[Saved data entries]
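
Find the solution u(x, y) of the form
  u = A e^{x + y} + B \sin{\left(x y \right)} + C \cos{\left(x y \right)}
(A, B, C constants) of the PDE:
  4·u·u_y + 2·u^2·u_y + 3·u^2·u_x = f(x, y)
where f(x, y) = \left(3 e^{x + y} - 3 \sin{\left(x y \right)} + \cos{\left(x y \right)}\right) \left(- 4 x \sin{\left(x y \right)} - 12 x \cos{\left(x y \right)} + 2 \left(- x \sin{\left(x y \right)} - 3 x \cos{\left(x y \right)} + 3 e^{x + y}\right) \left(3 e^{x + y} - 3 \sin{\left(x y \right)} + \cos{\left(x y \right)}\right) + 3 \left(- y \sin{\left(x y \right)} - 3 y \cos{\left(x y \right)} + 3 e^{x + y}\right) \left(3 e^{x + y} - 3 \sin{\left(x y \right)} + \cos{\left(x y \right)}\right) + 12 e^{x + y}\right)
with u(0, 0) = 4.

Substitute the ansatz u = A e^{x + y} + B \sin{\left(x y \right)} + C \cos{\left(x y \right)} into the left-hand side.
Derivatives of the ansatz:
  u_y = A e^{x} e^{y} + B x \cos{\left(x y \right)} - C x \sin{\left(x y \right)}
  u_x = A e^{x} e^{y} + B y \cos{\left(x y \right)} - C y \sin{\left(x y \right)}
Term by term:
  4·u·u_y = 4 A^{2} e^{2 x} e^{2 y} + 4 A B x e^{x} e^{y} \cos{\left(x y \right)} + 4 A B e^{x} e^{y} \sin{\left(x y \right)} - 4 A C x e^{x} e^{y} \sin{\left(x y \right)} + 4 A C e^{x} e^{y} \cos{\left(x y \right)} + 4 B^{2} x \sin{\left(x y \right)} \cos{\left(x y \right)} - 4 B C x \sin^{2}{\left(x y \right)} + 4 B C x \cos^{2}{\left(x y \right)} - 4 C^{2} x \sin{\left(x y \right)} \cos{\left(x y \right)}
  2·u^2·u_y = 2 A^{3} e^{3 x} e^{3 y} + 2 A^{2} B x e^{2 x} e^{2 y} \cos{\left(x y \right)} + 4 A^{2} B e^{2 x} e^{2 y} \sin{\left(x y \right)} - 2 A^{2} C x e^{2 x} e^{2 y} \sin{\left(x y \right)} + 4 A^{2} C e^{2 x} e^{2 y} \cos{\left(x y \right)} + 4 A B^{2} x e^{x} e^{y} \sin{\left(x y \right)} \cos{\left(x y \right)} + 2 A B^{2} e^{x} e^{y} \sin^{2}{\left(x y \right)} - 4 A B C x e^{x} e^{y} \sin^{2}{\left(x y \right)} + 4 A B C x e^{x} e^{y} \cos^{2}{\left(x y \right)} + 4 A B C e^{x} e^{y} \sin{\left(x y \right)} \cos{\left(x y \right)} - 4 A C^{2} x e^{x} e^{y} \sin{\left(x y \right)} \cos{\left(x y \right)} + 2 A C^{2} e^{x} e^{y} \cos^{2}{\left(x y \right)} + 2 B^{3} x \sin^{2}{\left(x y \right)} \cos{\left(x y \right)} - 2 B^{2} C x \sin^{3}{\left(x y \right)} + 4 B^{2} C x \sin{\left(x y \right)} \cos^{2}{\left(x y \right)} - 4 B C^{2} x \sin^{2}{\left(x y \right)} \cos{\left(x y \right)} + 2 B C^{2} x \cos^{3}{\left(x y \right)} - 2 C^{3} x \sin{\left(x y \right)} \cos^{2}{\left(x y \right)}
  3·u^2·u_x = 3 A^{3} e^{3 x} e^{3 y} + 3 A^{2} B y e^{2 x} e^{2 y} \cos{\left(x y \right)} + 6 A^{2} B e^{2 x} e^{2 y} \sin{\left(x y \right)} - 3 A^{2} C y e^{2 x} e^{2 y} \sin{\left(x y \right)} + 6 A^{2} C e^{2 x} e^{2 y} \cos{\left(x y \right)} + 6 A B^{2} y e^{x} e^{y} \sin{\left(x y \right)} \cos{\left(x y \right)} + 3 A B^{2} e^{x} e^{y} \sin^{2}{\left(x y \right)} - 6 A B C y e^{x} e^{y} \sin^{2}{\left(x y \right)} + 6 A B C y e^{x} e^{y} \cos^{2}{\left(x y \right)} + 6 A B C e^{x} e^{y} \sin{\left(x y \right)} \cos{\left(x y \right)} - 6 A C^{2} y e^{x} e^{y} \sin{\left(x y \right)} \cos{\left(x y \right)} + 3 A C^{2} e^{x} e^{y} \cos^{2}{\left(x y \right)} + 3 B^{3} y \sin^{2}{\left(x y \right)} \cos{\left(x y \right)} - 3 B^{2} C y \sin^{3}{\left(x y \right)} + 6 B^{2} C y \sin{\left(x y \right)} \cos^{2}{\left(x y \right)} - 6 B C^{2} y \sin^{2}{\left(x y \right)} \cos{\left(x y \right)} + 3 B C^{2} y \cos^{3}{\left(x y \right)} - 3 C^{3} y \sin{\left(x y \right)} \cos^{2}{\left(x y \right)}
Sum these and collect like terms in the independent variables.
This must equal f(x, y) identically; expanded, f = - 18 x e^{2 x} e^{2 y} \sin{\left(x y \right)} - 54 x e^{2 x} e^{2 y} \cos{\left(x y \right)} + 36 x e^{x} e^{y} \sin^{2}{\left(x y \right)} + 96 x e^{x} e^{y} \sin{\left(x y \right)} \cos{\left(x y \right)} - 12 x e^{x} e^{y} \sin{\left(x y \right)} - 36 x e^{x} e^{y} \cos^{2}{\left(x y \right)} - 36 x e^{x} e^{y} \cos{\left(x y \right)} - 18 x \sin^{3}{\left(x y \right)} - 42 x \sin^{2}{\left(x y \right)} \cos{\left(x y \right)} + 12 x \sin^{2}{\left(x y \right)} + 34 x \sin{\left(x y \right)} \cos^{2}{\left(x y \right)} + 32 x \sin{\left(x y \right)} \cos{\left(x y \right)} - 6 x \cos^{3}{\left(x y \right)} - 12 x \cos^{2}{\left(x y \right)} - 27 y e^{2 x} e^{2 y} \sin{\left(x y \right)} - 81 y e^{2 x} e^{2 y} \cos{\left(x y \right)} + 54 y e^{x} e^{y} \sin^{2}{\left(x y \right)} + 144 y e^{x} e^{y} \sin{\left(x y \right)} \cos{\left(x y \right)} - 54 y e^{x} e^{y} \cos^{2}{\left(x y \right)} - 27 y \sin^{3}{\left(x y \right)} - 63 y \sin^{2}{\left(x y \right)} \cos{\left(x y \right)} + 51 y \sin{\left(x y \right)} \cos^{2}{\left(x y \right)} - 9 y \cos^{3}{\left(x y \right)} + 135 e^{3 x} e^{3 y} - 270 e^{2 x} e^{2 y} \sin{\left(x y \right)} + 90 e^{2 x} e^{2 y} \cos{\left(x y \right)} + 36 e^{2 x} e^{2 y} + 135 e^{x} e^{y} \sin^{2}{\left(x y \right)} - 90 e^{x} e^{y} \sin{\left(x y \right)} \cos{\left(x y \right)} - 36 e^{x} e^{y} \sin{\left(x y \right)} + 15 e^{x} e^{y} \cos^{2}{\left(x y \right)} + 12 e^{x} e^{y} \cos{\left(x y \right)}.
Matching coefficients of the independent functions:
(each divided by its leading coefficient; functions giving the same equation are listed together)
  [x \sin^{2}{\left(x y \right)}, x \cos^{2}{\left(x y \right)}]:  B C + 3 = 0
  [x \sin^{3}{\left(x y \right)}, y \sin^{3}{\left(x y \right)}]:  B^{2} C - 9 = 0
  [x \cos^{3}{\left(x y \right)}, y \cos^{3}{\left(x y \right)}]:  B C^{2} + 3 = 0
  [e^{2 x} e^{2 y}]:  A^{2} - 9 = 0
  [e^{3 x} e^{3 y}]:  A^{3} - 27 = 0
  [x \sin{\left(x y \right)} \cos{\left(x y \right)}]:  B^{2} - C^{2} - 8 = 0
  [x \sin{\left(x y \right)} \cos^{2}{\left(x y \right)}, y \sin{\left(x y \right)} \cos^{2}{\left(x y \right)}]:  B^{2} C - \frac{C^{3}}{2} - \frac{17}{2} = 0
  [x \sin^{2}{\left(x y \right)} \cos{\left(x y \right)}, y \sin^{2}{\left(x y \right)} \cos{\left(x y \right)}]:  B^{3} - 2 B C^{2} + 21 = 0
  [e^{x} e^{y} \sin{\left(x y \right)}, x e^{x} e^{y} \cos{\left(x y \right)}]:  A B + 9 = 0
  [e^{x} e^{y} \sin^{2}{\left(x y \right)}]:  A B^{2} - 27 = 0
  [e^{x} e^{y} \cos{\left(x y \right)}, x e^{x} e^{y} \sin{\left(x y \right)}]:  A C - 3 = 0
  [e^{x} e^{y} \cos^{2}{\left(x y \right)}]:  A C^{2} - 3 = 0
  [e^{2 x} e^{2 y} \sin{\left(x y \right)}, x e^{2 x} e^{2 y} \cos{\left(x y \right)}, y e^{2 x} e^{2 y} \cos{\left(x y \right)}]:  A^{2} B + 27 = 0
  [e^{2 x} e^{2 y} \cos{\left(x y \right)}, x e^{2 x} e^{2 y} \sin{\left(x y \right)}, y e^{2 x} e^{2 y} \sin{\left(x y \right)}]:  A^{2} C - 9 = 0
  [x e^{x} e^{y} \sin^{2}{\left(x y \right)}, x e^{x} e^{y} \cos^{2}{\left(x y \right)}, y e^{x} e^{y} \sin^{2}{\left(x y \right)}, …]:  A B C + 9 = 0
  [x e^{x} e^{y} \sin{\left(x y \right)} \cos{\left(x y \right)}, y e^{x} e^{y} \sin{\left(x y \right)} \cos{\left(x y \right)}]:  A B^{2} - A C^{2} - 24 = 0
Solving: A = 3, B = -3, C = 1.
Check against the point condition:
  u(0, 0) = 4  ⟹  A + C = 4  ✓
Hence u(x, y) = 3 e^{x + y} - 3 \sin{\left(x y \right)} + \cos{\left(x y \right)}.

Answer: u(x, y) = 3 e^{x + y} - 3 \sin{\left(x y \right)} + \cos{\left(x y \right)}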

> [YOUR OBJECTIVE]: Lines above with the string "ansatz" need to be found and copied.

> [THE ANSWER]:
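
Substitute the ansatz u = A e^{x + y} + B \sin{\left(x y \right)} + C \cos{\left(x y \right)} into the left-hand side.
Derivatives of the ansatz: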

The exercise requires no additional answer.